## Assignment
Return the entire listing, character for character.
[Material for the task Boundary: Start]
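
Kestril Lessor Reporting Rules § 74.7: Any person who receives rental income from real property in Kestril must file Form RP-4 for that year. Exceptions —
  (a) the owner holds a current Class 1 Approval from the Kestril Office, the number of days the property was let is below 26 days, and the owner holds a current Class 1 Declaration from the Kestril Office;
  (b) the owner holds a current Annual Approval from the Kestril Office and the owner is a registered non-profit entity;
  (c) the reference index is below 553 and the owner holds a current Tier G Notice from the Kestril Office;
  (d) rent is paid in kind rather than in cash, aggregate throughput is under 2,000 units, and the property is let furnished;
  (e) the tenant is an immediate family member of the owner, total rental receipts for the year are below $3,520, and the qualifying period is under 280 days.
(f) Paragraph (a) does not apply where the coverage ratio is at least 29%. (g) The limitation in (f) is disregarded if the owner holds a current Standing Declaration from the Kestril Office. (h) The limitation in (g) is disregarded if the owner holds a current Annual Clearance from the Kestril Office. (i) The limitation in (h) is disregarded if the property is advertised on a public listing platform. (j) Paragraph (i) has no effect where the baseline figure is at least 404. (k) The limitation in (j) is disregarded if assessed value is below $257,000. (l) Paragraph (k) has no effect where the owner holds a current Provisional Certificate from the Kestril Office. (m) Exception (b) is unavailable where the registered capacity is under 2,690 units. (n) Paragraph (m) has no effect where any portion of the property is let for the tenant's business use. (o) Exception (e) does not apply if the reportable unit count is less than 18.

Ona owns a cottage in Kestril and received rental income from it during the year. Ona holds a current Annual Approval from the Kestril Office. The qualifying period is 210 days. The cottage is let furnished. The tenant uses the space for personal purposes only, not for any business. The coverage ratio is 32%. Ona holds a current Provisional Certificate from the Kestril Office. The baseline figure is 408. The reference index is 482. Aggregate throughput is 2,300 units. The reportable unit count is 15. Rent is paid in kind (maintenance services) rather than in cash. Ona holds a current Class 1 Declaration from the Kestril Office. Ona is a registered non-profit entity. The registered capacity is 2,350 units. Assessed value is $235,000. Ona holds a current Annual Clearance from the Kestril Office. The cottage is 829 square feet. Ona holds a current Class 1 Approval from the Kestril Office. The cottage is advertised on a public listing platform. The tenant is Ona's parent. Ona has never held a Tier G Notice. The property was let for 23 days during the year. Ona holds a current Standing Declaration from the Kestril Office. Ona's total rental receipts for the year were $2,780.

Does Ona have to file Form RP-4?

Yes — Ona must file Form RP-4.

Exception (a): a current Class 1 Approval is held; the number of days the property was let is 23 days, below the 26 days limit; a current Class 1 Declaration is held — every condition holds. However, paragraphs (f)–(l) must be considered: (f) is engaged — the coverage ratio is 32%, meeting the 29% threshold. (g) would limit (f) — a current Standing Declaration is held — but (h) sets (g) aside: (h) is triggered — a current Annual Clearance is held. (i) is triggered (the property is publicly advertised), but is set aside by (j): (j) operates against (i): the baseline figure is 408, meeting the 404 threshold. (k) applies (assessed value is $235,000, below the $257,000 limit), but is overridden by (l): (l) is engaged — a current Provisional Certificate is held. Exception (a) does not apply.
Exception (b)'s conditions are all satisfied: a current Annual Approval is held; Ona is a registered non-profit. Turning to paragraphs (m)–(n): (m) operates against (b): the registered capacity is 2,350 units, under the 2,690 units limit. (n), which would lift (m), is inapplicable — the space is used for personal purposes only. Exception (b) does not apply.
Exception (c) fails — there is no Tier G Notice in force.
Exception (d) fails — aggregate throughput is 2,300 units, not under 2,000 units.
All of (e)'s requirements are met (the tenant is an immediate family member; total rental receipts for the year are $2,780, below the $3,520 limit; the qualifying period is 210 days, under the 280 days limit). But applying paragraph (o): (o) operates — the reportable unit count is 15, less than the 18 limit. So (e) is unavailable.
None of the exceptions is available; § 74.7 applies in full.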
[Material for the task Boundary: End]
## Result of this task
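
Kestril Lessor Reporting Rules § 74.7: Any person who receives rental income from real property in Kestril must file Form RP-4 for that year. Exceptions —
  (a) the owner holds a current Class 1 Approval from the Kestril Office, the number of days the property was let is below 26 days, and the owner holds a current Class 1 Declaration from the Kestril Office;
  (b) the owner holds a current Annual Approval from the Kestril Office and the owner is a registered non-profit entity;
  (c) the reference index is below 553 and the owner holds a current Tier G Notice from the Kestril Office;
  (d) rent is paid in kind rather than in cash, aggregate throughput is under 2,000 units, and the property is let furnished;
  (e) the tenant is an immediate family member of the owner, total rental receipts for the year are below $3,520, and the qualifying period is under 280 days.
(f) Paragraph (a) does not apply where the coverage ratio is at least 29%. (g) The limitation in (f) is disregarded if the owner holds a current Standing Declaration from the Kestril Office. (h) The limitation in (g) is disregarded if the owner holds a current Annual Clearance from the Kestril Office. (i) The limitation in (h) is disregarded if the property is advertised on a public listing platform. (j) Paragraph (i) has no effect where the baseline figure is at least 404. (k) The limitation in (j) is disregarded if assessed value is below $257,000. (l) Paragraph (k) has no effect where the owner holds a current Provisional Certificate from the Kestril Office. (m) Exception (b) is unavailable where the registered capacity is under 2,690 units. (n) Paragraph (m) has no effect where any portion of the property is let for the tenant's business use. (o) Exception (e) does not apply if the reportable unit count is less than 18.

Ona owns a cottage in Kestril and received rental income from it during the year. Ona holds a current Annual Approval from the Kestril Office. The qualifying period is 210 days. The cottage is let furnished. The tenant uses the space for personal purposes only, not for any business. The coverage ratio is 32%. Ona holds a current Provisional Certificate from the Kestril Office. The baseline figure is 408. The reference index is 482. Aggregate throughput is 2,300 units. The reportable unit count is 15. Rent is paid in kind (maintenance services) rather than in cash. Ona holds a current Class 1 Declaration from the Kestril Office. Ona is a registered non-profit entity. The registered capacity is 2,350 units. Assessed value is $235,000. Ona holds a current Annual Clearance from the Kestril Office. The cottage is 829 square feet. Ona holds a current Class 1 Approval from the Kestril Office. The cottage is advertised on a public listing platform. The tenant is Ona's parent. Ona has never held a Tier G Notice. The property was let for 23 days during the year. Ona holds a current Standing Declaration from the Kestril Office. Ona's total rental receipts for the year were $2,780.

Does Ona have to file Form RP-4?

Yes — Ona must file Form RP-4.

Exception (a): a current Class 1 Approval is held; the number of days the property was let is 23 days, below the 26 days limit; a current Class 1 Declaration is held — every condition holds. However, paragraphs (f)–(l) must be considered: (f) is engaged — the coverage ratio is 32%, meeting the 29% threshold. (g) would limit (f) — a current Standing Declaration is held — but (h) sets (g) aside: (h) is triggered — a current Annual Clearance is held. (i) is triggered (the property is publicly advertised), but is set aside by (j): (j) operates against (i): the baseline figure is 408, meeting the 404 threshold. (k) applies (assessed value is $235,000, below the $257,000 limit), but is overridden by (l): (l) is engaged — a current Provisional Certificate is held. Exception (a) does not apply.
Exception (b)'s conditions are all satisfied: a current Annual Approval is held; Ona is a registered non-profit. Turning to paragraphs (m)–(n): (m) operates against (b): the registered capacity is 2,350 units, under the 2,690 units limit. (n), which would lift (m), is inapplicable — the space is used for personal purposes only. Exception (b) does not apply.
Exception (c) fails — there is no Tier G Notice in force.
Exception (d) fails — aggregate throughput is 2,300 units, not under 2,000 units.
All of (e)'s requirements are met (the tenant is an immediate family member; total rental receipts for the year are $2,780, below the $3,520 limit; the qualifying period is 210 days, under the 280 days limit). But applying paragraph (o): (o) operates — the reportable unit count is 15, less than the 18 limit. So (e) is unavailable.
None of the exceptions is available; § 74.7 applies in full.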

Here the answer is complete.